TASK OBJECTIVE: Determine how many lines in the records hold "engages", then give that number by itself.

Saved data entries
________
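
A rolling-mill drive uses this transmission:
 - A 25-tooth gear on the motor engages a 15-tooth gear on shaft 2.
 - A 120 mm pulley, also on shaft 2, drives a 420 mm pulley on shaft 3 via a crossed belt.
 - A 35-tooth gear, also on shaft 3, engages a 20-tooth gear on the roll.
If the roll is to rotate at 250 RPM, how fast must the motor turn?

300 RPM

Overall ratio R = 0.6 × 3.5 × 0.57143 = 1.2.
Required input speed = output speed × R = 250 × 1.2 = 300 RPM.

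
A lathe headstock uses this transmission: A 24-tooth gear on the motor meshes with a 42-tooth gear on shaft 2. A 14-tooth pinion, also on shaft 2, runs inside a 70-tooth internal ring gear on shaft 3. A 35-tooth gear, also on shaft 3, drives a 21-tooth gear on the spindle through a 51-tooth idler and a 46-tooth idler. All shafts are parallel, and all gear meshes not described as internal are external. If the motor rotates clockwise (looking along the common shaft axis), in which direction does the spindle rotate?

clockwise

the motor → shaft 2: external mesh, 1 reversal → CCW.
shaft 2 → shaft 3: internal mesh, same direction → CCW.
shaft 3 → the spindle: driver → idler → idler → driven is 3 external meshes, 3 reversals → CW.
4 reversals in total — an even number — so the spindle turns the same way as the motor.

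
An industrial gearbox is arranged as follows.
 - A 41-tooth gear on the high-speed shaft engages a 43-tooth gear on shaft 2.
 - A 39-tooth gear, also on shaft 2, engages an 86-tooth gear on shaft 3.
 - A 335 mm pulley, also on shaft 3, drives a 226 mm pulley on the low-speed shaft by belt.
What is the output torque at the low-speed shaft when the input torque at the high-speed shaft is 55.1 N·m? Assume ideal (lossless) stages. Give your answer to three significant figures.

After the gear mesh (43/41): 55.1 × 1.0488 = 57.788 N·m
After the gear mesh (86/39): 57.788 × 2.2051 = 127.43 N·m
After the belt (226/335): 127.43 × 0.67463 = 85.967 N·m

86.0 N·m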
________
REPLY: 4